* _Exercise objective_
Going down the data below, set down exactly the line with "12 | 2506 |" and each line after it through the line with "There is no per-dish limit."; no other lines.

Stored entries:
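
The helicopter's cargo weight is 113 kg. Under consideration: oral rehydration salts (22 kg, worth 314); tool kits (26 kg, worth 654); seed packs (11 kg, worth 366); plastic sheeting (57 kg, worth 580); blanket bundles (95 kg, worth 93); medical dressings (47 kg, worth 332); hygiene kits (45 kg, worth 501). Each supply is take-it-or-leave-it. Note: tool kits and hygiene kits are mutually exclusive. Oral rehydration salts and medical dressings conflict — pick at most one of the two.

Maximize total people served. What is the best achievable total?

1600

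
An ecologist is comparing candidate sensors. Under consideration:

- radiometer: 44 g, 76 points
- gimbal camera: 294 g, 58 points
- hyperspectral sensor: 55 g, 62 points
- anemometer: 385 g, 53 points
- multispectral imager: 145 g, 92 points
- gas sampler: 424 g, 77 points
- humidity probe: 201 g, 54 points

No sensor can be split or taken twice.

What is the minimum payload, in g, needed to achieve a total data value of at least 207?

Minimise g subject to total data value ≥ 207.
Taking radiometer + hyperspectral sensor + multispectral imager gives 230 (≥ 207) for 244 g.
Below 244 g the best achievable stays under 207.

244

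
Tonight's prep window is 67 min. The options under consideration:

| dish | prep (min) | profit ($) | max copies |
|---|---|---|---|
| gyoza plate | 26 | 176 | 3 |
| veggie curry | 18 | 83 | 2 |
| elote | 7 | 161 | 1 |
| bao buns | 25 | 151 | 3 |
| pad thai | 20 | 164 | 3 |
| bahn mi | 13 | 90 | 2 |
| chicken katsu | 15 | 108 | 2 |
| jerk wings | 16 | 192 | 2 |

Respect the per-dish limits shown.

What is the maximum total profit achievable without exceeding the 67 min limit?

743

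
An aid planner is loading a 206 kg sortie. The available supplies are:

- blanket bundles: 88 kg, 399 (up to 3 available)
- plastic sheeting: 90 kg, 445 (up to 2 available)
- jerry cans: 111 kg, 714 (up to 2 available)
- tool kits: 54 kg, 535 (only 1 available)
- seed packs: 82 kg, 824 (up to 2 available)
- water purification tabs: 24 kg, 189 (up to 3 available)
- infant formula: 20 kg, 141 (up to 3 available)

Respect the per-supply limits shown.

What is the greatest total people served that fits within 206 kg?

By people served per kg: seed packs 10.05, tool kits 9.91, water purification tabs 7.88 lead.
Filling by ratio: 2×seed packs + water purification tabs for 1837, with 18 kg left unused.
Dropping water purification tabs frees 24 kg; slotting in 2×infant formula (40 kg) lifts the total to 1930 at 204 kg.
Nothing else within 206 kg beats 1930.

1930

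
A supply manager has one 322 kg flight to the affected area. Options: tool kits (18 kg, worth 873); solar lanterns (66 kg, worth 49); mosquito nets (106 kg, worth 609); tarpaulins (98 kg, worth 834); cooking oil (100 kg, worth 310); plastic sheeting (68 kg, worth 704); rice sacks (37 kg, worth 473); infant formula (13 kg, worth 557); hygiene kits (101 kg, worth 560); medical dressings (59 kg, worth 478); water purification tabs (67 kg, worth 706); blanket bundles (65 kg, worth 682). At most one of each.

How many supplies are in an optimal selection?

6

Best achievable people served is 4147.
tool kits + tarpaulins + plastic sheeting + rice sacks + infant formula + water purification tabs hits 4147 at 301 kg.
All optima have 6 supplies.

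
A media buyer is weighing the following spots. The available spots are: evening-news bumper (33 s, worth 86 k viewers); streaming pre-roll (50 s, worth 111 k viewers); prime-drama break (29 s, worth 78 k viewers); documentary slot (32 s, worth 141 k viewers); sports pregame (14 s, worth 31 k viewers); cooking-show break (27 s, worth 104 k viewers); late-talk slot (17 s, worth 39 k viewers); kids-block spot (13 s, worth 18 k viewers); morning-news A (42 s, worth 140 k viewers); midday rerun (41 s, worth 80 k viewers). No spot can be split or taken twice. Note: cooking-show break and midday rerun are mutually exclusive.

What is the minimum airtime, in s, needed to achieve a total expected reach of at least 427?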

---

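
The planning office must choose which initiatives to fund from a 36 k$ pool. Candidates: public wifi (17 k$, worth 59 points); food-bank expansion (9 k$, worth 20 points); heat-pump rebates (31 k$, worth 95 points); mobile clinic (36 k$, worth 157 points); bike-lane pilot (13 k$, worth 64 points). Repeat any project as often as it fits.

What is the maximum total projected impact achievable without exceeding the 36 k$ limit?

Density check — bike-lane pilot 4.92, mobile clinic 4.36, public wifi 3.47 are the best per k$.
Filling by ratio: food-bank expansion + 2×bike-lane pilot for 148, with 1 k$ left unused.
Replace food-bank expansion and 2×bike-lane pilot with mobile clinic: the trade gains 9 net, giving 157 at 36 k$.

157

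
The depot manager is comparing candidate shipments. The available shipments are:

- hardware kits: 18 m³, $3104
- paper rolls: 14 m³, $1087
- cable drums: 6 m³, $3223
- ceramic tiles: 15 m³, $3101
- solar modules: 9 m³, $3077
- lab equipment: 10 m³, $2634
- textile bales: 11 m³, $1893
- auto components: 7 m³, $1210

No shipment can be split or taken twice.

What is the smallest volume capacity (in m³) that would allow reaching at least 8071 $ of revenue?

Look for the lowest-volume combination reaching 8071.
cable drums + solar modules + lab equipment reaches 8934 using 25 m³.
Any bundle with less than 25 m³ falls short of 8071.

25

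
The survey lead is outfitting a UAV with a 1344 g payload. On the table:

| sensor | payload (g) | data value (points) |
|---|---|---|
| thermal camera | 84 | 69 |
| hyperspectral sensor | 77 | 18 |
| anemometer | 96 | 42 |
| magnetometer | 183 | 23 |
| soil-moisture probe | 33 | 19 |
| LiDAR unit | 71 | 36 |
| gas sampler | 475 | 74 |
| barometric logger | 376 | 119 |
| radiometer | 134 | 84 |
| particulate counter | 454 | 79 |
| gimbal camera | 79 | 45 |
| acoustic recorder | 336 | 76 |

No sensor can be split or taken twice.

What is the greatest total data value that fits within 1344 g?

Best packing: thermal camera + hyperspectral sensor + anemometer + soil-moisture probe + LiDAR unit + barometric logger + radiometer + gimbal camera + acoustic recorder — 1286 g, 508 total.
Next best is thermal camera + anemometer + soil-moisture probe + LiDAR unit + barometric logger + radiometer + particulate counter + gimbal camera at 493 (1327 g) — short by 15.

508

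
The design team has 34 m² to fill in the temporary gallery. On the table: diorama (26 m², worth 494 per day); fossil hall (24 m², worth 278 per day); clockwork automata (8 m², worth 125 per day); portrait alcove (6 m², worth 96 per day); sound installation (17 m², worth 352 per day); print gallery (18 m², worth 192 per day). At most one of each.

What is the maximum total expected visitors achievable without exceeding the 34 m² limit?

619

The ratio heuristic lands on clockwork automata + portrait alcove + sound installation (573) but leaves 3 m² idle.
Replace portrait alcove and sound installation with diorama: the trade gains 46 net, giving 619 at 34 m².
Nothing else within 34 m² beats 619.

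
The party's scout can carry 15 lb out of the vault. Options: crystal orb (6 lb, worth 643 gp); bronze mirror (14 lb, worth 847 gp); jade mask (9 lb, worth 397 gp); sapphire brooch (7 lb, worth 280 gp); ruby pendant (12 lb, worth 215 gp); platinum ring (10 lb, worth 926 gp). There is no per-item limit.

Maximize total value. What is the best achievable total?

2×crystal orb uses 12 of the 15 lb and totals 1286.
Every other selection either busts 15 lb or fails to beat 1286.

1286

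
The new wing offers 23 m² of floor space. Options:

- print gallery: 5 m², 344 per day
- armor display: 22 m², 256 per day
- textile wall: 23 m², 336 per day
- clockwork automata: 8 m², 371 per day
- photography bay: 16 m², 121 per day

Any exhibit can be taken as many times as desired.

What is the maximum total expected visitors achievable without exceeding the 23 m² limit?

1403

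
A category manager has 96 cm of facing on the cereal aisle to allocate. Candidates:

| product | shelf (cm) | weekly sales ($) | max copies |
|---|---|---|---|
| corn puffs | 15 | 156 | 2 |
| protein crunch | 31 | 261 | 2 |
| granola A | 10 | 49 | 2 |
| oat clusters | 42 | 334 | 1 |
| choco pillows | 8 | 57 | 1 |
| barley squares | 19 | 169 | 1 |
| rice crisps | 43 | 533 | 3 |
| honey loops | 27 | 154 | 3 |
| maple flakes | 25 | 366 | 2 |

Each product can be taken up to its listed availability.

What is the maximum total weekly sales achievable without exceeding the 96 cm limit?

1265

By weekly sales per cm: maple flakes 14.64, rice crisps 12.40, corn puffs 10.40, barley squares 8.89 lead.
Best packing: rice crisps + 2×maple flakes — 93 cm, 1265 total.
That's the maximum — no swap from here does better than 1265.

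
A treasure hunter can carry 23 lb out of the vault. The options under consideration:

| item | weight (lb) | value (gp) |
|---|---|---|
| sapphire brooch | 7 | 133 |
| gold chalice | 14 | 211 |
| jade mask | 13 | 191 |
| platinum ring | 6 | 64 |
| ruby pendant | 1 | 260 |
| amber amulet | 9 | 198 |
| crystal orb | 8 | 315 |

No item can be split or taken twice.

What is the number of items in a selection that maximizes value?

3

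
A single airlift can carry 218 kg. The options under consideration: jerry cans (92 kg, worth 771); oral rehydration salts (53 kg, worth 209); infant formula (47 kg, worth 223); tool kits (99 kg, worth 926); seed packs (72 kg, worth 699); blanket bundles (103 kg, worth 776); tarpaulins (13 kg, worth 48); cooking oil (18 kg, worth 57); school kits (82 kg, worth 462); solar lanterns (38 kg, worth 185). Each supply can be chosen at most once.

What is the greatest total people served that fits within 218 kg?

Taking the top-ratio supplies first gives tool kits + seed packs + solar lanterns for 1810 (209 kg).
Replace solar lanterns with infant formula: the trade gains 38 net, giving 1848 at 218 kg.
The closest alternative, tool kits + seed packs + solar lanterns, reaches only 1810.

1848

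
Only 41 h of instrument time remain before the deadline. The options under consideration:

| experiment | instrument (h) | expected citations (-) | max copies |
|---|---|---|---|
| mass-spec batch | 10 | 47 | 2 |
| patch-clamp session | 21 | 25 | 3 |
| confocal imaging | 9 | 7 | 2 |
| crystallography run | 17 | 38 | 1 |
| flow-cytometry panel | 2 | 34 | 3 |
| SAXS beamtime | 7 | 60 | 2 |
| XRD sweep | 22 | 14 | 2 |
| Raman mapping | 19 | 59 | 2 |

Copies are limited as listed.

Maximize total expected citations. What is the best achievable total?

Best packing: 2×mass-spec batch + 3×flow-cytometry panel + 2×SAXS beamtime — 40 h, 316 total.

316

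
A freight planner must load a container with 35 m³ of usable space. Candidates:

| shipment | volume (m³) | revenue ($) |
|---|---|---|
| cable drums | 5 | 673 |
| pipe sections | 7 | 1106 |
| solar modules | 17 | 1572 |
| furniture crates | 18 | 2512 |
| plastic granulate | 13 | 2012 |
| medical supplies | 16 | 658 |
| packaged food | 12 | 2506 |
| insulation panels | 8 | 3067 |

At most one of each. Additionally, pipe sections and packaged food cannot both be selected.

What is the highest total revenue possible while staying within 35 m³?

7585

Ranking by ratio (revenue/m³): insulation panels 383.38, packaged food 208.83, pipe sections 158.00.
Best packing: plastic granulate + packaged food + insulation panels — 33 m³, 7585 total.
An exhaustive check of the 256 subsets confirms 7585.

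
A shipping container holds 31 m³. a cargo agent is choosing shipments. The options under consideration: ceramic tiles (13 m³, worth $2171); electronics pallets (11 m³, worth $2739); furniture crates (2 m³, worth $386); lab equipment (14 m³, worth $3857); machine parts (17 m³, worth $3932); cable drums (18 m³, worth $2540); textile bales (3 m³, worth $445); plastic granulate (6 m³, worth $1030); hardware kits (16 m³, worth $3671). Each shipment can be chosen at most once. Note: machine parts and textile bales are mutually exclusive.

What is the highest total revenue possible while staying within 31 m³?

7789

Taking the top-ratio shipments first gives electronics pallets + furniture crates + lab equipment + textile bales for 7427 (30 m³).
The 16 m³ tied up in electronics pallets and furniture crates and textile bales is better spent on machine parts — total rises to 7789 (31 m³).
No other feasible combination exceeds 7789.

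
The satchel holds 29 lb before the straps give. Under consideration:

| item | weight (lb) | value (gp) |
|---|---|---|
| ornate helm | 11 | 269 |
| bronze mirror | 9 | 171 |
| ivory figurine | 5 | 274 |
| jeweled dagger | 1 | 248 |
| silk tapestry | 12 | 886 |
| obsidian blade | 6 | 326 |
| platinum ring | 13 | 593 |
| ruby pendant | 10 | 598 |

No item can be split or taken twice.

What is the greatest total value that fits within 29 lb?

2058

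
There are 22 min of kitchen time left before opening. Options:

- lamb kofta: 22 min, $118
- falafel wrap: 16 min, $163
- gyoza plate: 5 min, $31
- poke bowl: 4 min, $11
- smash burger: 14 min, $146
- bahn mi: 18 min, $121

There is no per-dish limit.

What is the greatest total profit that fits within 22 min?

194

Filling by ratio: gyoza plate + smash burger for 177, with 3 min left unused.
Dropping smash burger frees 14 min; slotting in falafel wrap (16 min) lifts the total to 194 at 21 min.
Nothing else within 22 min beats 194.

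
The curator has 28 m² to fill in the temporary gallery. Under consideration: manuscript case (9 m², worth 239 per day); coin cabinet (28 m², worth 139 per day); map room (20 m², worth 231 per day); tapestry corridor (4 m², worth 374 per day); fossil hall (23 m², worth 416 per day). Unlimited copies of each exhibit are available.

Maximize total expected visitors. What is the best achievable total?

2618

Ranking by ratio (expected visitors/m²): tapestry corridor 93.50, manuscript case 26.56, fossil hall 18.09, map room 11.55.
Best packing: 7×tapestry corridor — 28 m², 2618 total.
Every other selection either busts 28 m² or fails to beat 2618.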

* _Exercise output_
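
| packaged food | 12 | 2506 |
| insulation panels | 8 | 3067 |

At most one of each. Additionally, pipe sections and packaged food cannot both be selected.

What is the highest total revenue possible while staying within 35 m³?

7585

Ranking by ratio (revenue/m³): insulation panels 383.38, packaged food 208.83, pipe sections 158.00.
Best packing: plastic granulate + packaged food + insulation panels — 33 m³, 7585 total.
An exhaustive check of the 256 subsets confirms 7585.

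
A shipping container holds 31 m³. a cargo agent is choosing shipments. The options under consideration: ceramic tiles (13 m³, worth $2171); electronics pallets (11 m³, worth $2739); furniture crates (2 m³, worth $386); lab equipment (14 m³, worth $3857); machine parts (17 m³, worth $3932); cable drums (18 m³, worth $2540); textile bales (3 m³, worth $445); plastic granulate (6 m³, worth $1030); hardware kits (16 m³, worth $3671). Each shipment can be chosen at most once. Note: machine parts and textile bales are mutually exclusive.

What is the highest total revenue possible while staying within 31 m³?

7789

Taking the top-ratio shipments first gives electronics pallets + furniture crates + lab equipment + textile bales for 7427 (30 m³).
The 16 m³ tied up in electronics pallets and furniture crates and textile bales is better spent on machine parts — total rises to 7789 (31 m³).
No other feasible combination exceeds 7789.

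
The satchel holds 29 lb before the straps give. Under consideration:

| item | weight (lb) | value (gp) |
|---|---|---|
| ornate helm | 11 | 269 |
| bronze mirror | 9 | 171 |
| ivory figurine | 5 | 274 |
| jeweled dagger | 1 | 248 |
| silk tapestry | 12 | 886 |
| obsidian blade | 6 | 326 |
| platinum ring | 13 | 593 |
| ruby pendant | 10 | 598 |

No item can be split or taken twice.

What is the greatest total value that fits within 29 lb?

2058

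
There are 22 min of kitchen time left before opening. Options:

- lamb kofta: 22 min, $118
- falafel wrap: 16 min, $163
- gyoza plate: 5 min, $31
- poke bowl: 4 min, $11
- smash burger: 14 min, $146
- bahn mi: 18 min, $121

There is no per-dish limit.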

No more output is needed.